--- START ---
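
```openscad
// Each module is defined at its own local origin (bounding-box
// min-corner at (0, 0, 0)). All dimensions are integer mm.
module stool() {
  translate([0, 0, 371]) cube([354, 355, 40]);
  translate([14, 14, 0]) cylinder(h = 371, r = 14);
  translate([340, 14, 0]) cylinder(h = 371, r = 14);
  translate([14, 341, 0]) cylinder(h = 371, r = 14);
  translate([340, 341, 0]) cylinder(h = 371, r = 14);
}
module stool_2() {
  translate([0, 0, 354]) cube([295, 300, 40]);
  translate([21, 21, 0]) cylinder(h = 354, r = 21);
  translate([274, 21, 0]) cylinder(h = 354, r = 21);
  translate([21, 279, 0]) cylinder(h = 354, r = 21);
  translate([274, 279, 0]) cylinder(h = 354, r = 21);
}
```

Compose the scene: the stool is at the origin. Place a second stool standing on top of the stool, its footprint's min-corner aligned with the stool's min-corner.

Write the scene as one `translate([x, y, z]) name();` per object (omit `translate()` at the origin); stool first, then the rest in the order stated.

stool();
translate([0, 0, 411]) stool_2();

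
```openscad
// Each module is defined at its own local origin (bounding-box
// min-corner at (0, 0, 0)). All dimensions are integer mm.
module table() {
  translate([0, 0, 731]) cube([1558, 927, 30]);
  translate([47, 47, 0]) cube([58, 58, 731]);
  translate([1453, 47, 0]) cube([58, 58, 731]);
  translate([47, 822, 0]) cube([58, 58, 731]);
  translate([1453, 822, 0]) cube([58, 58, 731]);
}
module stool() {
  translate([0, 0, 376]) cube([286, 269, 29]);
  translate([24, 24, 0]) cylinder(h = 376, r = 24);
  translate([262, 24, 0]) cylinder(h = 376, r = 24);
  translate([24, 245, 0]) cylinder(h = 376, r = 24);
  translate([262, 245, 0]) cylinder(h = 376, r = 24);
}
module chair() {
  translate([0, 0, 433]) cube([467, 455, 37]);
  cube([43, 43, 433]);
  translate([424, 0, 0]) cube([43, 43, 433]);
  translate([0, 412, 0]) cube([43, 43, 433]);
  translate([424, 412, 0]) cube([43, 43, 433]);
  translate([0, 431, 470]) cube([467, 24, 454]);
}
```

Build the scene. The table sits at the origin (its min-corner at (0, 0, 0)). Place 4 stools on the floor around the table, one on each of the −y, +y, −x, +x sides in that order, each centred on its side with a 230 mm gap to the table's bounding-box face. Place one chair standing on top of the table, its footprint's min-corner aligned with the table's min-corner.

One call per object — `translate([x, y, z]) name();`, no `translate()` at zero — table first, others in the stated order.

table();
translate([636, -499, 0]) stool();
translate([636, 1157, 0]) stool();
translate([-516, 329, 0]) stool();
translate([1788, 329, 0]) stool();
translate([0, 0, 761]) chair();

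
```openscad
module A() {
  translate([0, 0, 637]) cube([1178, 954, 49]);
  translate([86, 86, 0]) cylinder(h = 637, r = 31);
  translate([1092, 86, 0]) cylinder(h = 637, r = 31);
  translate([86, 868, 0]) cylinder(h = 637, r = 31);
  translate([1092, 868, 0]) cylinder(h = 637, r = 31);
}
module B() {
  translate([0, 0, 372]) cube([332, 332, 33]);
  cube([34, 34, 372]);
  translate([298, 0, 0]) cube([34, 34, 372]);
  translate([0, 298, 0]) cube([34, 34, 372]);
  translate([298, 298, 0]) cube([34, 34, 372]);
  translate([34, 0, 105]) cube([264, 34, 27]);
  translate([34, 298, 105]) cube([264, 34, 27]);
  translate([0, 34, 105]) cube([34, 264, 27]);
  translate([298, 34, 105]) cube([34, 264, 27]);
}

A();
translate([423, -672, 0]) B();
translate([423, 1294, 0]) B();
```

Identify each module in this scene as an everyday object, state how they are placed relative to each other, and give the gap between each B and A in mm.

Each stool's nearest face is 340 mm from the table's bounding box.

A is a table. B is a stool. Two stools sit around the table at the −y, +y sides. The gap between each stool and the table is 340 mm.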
--- END ---
--- START ---
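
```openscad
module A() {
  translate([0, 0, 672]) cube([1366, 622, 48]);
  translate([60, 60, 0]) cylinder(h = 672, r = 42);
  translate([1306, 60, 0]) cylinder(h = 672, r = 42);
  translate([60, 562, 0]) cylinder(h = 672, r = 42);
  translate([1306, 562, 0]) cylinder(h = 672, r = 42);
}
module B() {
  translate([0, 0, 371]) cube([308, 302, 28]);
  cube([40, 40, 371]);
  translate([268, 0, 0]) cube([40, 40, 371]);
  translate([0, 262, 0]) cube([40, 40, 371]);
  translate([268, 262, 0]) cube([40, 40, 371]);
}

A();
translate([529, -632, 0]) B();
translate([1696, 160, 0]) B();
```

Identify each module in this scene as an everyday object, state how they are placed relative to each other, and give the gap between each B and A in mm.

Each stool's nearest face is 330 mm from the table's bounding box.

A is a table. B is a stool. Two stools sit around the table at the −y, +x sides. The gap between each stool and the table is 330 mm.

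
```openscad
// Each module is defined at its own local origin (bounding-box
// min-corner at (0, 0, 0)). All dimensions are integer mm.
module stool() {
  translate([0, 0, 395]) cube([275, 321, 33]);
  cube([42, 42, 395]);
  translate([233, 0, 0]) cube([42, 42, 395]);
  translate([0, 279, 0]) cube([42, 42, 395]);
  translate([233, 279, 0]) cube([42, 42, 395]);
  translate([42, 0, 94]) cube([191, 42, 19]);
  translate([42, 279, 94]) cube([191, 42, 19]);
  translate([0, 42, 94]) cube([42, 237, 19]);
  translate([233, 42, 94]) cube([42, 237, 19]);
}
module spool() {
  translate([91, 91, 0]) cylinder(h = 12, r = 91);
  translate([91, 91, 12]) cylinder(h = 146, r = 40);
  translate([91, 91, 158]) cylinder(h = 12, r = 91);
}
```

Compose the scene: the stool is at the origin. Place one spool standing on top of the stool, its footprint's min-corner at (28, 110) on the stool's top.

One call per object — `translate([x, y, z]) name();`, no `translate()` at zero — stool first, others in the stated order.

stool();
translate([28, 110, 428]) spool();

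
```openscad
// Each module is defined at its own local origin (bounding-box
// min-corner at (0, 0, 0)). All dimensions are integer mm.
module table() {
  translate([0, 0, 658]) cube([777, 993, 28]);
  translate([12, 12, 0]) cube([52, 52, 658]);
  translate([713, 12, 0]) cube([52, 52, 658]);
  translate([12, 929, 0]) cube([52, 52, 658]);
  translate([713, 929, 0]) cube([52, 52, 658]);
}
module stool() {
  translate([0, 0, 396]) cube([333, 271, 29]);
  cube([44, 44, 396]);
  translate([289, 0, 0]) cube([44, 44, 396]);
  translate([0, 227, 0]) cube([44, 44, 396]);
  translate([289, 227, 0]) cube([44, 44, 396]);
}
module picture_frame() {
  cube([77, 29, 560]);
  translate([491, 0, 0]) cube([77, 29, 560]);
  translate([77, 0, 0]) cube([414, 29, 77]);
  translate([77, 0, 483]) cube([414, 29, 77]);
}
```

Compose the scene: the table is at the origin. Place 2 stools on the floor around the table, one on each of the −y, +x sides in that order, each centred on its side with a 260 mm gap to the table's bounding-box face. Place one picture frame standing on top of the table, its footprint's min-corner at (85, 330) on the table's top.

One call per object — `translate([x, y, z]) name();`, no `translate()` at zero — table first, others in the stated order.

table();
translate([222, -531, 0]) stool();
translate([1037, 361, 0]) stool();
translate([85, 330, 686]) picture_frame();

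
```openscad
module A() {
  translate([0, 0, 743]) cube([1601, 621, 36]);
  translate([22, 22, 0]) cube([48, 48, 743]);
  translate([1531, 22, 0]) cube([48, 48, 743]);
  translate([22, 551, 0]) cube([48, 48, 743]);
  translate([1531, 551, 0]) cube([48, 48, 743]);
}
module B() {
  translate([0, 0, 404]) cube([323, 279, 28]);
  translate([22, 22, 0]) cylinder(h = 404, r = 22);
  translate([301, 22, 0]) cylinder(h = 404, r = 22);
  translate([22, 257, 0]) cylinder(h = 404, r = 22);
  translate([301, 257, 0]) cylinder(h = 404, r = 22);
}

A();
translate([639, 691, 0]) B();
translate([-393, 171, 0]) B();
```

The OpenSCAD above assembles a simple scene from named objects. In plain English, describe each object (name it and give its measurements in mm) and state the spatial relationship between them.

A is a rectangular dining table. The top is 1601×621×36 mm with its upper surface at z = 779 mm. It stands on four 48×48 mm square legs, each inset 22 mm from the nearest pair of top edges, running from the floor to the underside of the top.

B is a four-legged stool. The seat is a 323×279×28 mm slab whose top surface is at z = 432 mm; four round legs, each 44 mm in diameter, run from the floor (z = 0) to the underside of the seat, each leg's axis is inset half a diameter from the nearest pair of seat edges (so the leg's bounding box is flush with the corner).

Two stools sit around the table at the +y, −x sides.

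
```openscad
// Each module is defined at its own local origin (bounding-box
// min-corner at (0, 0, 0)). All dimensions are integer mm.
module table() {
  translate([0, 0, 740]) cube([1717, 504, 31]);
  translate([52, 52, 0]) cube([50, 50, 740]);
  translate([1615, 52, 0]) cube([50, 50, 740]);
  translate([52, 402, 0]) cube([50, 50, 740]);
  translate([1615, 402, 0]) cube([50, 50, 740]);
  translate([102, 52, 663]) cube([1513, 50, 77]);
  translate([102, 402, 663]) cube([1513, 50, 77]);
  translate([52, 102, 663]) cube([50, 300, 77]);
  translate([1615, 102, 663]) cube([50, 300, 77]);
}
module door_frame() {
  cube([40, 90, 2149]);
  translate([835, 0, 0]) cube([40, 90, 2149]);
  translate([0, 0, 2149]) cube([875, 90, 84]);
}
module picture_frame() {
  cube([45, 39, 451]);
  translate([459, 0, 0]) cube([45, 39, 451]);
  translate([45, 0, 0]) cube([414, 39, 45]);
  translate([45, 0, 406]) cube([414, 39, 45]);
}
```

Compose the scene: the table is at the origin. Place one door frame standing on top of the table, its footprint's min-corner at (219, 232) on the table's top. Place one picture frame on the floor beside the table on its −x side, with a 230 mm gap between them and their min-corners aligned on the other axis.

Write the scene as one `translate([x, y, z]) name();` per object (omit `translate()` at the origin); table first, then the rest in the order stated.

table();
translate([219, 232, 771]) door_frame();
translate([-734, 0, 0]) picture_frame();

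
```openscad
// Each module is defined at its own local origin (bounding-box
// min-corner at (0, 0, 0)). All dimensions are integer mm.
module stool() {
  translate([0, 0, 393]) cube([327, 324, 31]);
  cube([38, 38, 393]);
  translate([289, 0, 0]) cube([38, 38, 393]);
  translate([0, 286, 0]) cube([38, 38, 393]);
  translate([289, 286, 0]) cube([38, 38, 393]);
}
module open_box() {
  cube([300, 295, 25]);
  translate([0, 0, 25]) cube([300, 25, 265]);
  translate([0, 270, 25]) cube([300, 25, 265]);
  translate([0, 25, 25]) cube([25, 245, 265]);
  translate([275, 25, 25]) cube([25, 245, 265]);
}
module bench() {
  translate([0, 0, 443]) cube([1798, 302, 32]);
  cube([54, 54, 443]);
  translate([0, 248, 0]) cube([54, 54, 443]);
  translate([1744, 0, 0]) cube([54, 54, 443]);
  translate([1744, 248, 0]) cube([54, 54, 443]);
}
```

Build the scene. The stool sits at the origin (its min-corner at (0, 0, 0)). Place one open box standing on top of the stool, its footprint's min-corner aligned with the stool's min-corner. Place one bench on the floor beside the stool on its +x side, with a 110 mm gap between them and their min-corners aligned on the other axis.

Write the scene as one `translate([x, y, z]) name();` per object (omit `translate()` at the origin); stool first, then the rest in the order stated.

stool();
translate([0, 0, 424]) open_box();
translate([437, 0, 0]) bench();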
--- END ---
* How to complete this task *
Reading through the records above, report each line in which the string "their" is found.

* Answer space *
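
Compose the scene: the table is at the origin. Place one door frame standing on top of the table, its footprint's min-corner at (219, 232) on the table's top. Place one picture frame on the floor beside the table on its −x side, with a 230 mm gap between them and their min-corners aligned on the other axis.
Build the scene. The stool sits at the origin (its min-corner at (0, 0, 0)). Place one open box standing on top of the stool, its footprint's min-corner aligned with the stool's min-corner. Place one bench on the floor beside the stool on its +x side, with a 110 mm gap between them and their min-corners aligned on the other axis.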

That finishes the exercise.